What is expected:
Set down exactly the lines in the records below that run from the line with "Given a column" to the line with "Calculate the bearing", inclusive, and nothing more.

[Collected data]

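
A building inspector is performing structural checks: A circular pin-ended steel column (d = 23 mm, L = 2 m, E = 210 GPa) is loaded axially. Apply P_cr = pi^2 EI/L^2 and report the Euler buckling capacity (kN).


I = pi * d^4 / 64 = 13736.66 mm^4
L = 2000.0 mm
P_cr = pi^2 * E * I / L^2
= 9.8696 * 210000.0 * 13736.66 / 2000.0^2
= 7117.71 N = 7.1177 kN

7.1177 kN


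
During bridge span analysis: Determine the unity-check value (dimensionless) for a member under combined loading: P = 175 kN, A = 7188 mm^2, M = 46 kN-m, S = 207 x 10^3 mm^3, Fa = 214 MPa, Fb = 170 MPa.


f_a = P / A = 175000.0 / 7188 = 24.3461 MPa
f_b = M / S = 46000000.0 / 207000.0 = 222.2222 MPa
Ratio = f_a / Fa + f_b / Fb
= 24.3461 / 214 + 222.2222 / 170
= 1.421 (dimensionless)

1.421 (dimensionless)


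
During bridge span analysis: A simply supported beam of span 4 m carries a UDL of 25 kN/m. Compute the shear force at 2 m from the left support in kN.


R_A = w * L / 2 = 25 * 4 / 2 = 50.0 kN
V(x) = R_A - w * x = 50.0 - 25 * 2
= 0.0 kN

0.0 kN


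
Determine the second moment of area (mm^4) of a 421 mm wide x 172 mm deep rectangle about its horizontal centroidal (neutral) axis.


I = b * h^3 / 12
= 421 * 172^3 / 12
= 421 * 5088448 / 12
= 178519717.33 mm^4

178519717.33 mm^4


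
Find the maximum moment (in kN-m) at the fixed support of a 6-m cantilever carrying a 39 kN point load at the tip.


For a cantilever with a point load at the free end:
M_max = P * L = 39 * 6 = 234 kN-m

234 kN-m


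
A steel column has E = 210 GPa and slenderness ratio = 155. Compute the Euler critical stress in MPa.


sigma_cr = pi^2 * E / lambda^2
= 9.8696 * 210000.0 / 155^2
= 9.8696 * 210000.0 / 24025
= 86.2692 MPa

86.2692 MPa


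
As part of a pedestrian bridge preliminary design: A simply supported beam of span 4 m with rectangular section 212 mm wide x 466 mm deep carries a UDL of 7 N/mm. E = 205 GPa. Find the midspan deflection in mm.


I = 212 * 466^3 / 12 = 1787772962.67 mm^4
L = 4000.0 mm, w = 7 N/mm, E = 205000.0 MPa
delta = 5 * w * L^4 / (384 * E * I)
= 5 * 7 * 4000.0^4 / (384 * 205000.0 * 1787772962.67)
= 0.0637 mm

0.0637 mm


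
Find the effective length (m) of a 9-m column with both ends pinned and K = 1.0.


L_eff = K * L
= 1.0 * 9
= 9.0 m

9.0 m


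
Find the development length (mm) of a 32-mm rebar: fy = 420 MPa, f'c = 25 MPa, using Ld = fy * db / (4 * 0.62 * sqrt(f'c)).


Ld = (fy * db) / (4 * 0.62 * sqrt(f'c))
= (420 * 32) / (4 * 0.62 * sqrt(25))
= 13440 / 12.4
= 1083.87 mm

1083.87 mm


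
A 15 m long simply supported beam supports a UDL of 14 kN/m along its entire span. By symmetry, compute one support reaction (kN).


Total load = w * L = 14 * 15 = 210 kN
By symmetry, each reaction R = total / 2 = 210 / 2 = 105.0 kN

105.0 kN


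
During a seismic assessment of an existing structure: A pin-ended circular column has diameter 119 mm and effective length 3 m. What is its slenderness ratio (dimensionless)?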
==
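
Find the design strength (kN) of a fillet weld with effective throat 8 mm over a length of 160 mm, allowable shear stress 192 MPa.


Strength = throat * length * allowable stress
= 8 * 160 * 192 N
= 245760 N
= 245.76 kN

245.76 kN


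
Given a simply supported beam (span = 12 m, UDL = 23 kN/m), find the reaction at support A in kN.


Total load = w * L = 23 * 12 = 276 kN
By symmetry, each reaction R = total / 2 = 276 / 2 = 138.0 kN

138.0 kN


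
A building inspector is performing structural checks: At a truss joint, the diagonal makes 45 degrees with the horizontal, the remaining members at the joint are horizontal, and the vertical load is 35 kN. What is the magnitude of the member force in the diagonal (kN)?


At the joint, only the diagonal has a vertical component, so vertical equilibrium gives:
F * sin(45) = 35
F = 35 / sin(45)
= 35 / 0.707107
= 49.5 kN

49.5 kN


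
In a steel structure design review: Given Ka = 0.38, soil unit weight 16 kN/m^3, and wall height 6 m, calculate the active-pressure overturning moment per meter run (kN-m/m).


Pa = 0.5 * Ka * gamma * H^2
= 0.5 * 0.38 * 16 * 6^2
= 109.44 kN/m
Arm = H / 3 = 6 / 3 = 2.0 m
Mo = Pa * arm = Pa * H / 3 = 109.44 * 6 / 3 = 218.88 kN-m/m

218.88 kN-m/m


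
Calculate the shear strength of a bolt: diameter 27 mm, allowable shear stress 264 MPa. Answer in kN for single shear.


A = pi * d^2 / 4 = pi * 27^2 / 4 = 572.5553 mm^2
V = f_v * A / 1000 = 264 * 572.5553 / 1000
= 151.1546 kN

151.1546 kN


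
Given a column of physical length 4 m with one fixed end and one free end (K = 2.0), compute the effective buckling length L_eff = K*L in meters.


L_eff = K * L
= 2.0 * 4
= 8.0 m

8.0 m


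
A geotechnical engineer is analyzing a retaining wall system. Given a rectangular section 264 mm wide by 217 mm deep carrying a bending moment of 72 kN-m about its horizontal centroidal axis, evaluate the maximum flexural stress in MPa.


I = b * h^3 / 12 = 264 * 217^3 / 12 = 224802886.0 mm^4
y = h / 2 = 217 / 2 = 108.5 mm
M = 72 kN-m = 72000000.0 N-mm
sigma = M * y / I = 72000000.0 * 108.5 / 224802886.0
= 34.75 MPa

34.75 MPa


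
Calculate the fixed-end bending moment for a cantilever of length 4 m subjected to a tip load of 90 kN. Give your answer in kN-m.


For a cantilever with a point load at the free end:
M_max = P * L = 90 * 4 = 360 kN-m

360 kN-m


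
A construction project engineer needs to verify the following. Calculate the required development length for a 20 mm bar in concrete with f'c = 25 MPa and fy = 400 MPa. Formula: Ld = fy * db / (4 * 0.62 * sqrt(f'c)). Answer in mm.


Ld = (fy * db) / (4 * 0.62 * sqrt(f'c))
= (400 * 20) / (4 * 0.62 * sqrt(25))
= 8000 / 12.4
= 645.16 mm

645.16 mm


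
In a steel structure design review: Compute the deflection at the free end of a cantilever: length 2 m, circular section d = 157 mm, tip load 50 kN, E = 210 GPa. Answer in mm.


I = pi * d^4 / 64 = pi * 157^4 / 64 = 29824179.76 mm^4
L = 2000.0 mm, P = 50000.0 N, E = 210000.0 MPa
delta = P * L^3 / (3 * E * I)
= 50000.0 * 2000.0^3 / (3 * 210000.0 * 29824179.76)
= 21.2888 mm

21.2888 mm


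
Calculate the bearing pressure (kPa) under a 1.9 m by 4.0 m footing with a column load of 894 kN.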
* * *
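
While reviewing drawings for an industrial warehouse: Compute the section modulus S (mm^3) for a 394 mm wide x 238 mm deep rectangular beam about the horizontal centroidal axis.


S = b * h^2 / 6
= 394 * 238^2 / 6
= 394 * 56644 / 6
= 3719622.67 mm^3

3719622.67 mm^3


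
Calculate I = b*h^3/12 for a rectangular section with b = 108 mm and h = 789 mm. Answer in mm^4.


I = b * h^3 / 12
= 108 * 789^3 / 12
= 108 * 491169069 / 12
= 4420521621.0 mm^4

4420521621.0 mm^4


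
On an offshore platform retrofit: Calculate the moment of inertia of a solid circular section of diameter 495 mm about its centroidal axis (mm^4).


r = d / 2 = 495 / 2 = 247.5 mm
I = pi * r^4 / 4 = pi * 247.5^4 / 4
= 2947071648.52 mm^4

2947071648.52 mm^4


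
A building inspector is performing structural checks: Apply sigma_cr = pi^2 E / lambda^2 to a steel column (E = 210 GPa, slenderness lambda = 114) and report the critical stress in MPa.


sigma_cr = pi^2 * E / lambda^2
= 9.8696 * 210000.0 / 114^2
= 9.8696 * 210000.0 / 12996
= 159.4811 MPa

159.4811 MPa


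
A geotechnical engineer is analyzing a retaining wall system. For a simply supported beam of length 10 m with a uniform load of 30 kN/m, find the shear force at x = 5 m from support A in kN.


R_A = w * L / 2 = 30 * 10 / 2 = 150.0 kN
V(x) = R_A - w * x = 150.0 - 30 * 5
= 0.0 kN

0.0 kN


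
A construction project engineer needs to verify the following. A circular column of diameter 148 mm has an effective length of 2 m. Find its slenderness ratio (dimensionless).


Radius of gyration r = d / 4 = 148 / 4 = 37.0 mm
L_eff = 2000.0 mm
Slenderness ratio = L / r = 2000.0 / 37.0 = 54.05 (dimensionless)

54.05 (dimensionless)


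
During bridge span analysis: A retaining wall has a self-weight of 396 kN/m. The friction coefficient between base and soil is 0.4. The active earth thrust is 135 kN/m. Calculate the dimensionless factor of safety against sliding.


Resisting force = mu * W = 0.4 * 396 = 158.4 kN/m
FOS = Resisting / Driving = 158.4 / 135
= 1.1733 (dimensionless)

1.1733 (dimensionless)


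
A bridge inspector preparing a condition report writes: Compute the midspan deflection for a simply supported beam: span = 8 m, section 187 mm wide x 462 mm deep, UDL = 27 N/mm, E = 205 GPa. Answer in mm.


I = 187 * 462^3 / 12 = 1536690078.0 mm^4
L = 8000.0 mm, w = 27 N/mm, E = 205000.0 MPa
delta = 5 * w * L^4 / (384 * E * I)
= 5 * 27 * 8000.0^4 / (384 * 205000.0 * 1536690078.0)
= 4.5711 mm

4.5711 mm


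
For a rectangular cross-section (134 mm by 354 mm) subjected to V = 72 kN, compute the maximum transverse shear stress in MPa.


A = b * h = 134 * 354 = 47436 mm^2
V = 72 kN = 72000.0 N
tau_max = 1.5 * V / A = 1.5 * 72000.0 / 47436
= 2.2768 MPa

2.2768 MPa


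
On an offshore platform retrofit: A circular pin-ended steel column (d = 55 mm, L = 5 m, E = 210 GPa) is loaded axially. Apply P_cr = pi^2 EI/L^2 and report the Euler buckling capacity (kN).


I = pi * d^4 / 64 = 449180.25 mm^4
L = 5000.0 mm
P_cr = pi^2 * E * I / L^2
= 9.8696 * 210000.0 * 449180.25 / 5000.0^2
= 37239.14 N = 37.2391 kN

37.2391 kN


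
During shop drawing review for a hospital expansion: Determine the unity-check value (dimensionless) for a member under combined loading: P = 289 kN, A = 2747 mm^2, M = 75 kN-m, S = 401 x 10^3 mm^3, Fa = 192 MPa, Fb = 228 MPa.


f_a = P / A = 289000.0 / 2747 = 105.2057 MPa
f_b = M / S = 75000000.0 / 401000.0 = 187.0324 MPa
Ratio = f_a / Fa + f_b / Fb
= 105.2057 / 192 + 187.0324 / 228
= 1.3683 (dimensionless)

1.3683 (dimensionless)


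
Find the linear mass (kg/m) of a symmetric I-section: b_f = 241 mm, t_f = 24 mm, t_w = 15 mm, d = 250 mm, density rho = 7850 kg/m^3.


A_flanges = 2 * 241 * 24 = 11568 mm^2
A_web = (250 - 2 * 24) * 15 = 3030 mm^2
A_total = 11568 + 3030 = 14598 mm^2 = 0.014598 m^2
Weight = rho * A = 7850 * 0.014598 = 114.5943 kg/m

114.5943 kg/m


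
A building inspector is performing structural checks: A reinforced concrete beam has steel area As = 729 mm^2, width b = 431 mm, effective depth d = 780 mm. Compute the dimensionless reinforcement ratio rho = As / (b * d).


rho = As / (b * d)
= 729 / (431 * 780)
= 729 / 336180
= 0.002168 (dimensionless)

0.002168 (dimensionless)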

Output for this exercise:
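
Given a column of physical length 4 m with one fixed end and one free end (K = 2.0), compute the effective buckling length L_eff = K*L in meters.


L_eff = K * L
= 2.0 * 4
= 8.0 m

8.0 m


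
A geotechnical engineer is analyzing a retaining wall system. Given a rectangular section 264 mm wide by 217 mm deep carrying a bending moment of 72 kN-m about its horizontal centroidal axis, evaluate the maximum flexural stress in MPa.


I = b * h^3 / 12 = 264 * 217^3 / 12 = 224802886.0 mm^4
y = h / 2 = 217 / 2 = 108.5 mm
M = 72 kN-m = 72000000.0 N-mm
sigma = M * y / I = 72000000.0 * 108.5 / 224802886.0
= 34.75 MPa

34.75 MPa


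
Calculate the fixed-end bending moment for a cantilever of length 4 m subjected to a tip load of 90 kN. Give your answer in kN-m.


For a cantilever with a point load at the free end:
M_max = P * L = 90 * 4 = 360 kN-m

360 kN-m


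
A construction project engineer needs to verify the following. Calculate the required development length for a 20 mm bar in concrete with f'c = 25 MPa and fy = 400 MPa. Formula: Ld = fy * db / (4 * 0.62 * sqrt(f'c)). Answer in mm.


Ld = (fy * db) / (4 * 0.62 * sqrt(f'c))
= (400 * 20) / (4 * 0.62 * sqrt(25))
= 8000 / 12.4
= 645.16 mm

645.16 mm


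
In a steel structure design review: Compute the deflection at the free end of a cantilever: length 2 m, circular section d = 157 mm, tip load 50 kN, E = 210 GPa. Answer in mm.


I = pi * d^4 / 64 = pi * 157^4 / 64 = 29824179.76 mm^4
L = 2000.0 mm, P = 50000.0 N, E = 210000.0 MPa
delta = P * L^3 / (3 * E * I)
= 50000.0 * 2000.0^3 / (3 * 210000.0 * 29824179.76)
= 21.2888 mm

21.2888 mm


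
Calculate the bearing pressure (kPa) under a 1.9 m by 4.0 m footing with a column load of 894 kN.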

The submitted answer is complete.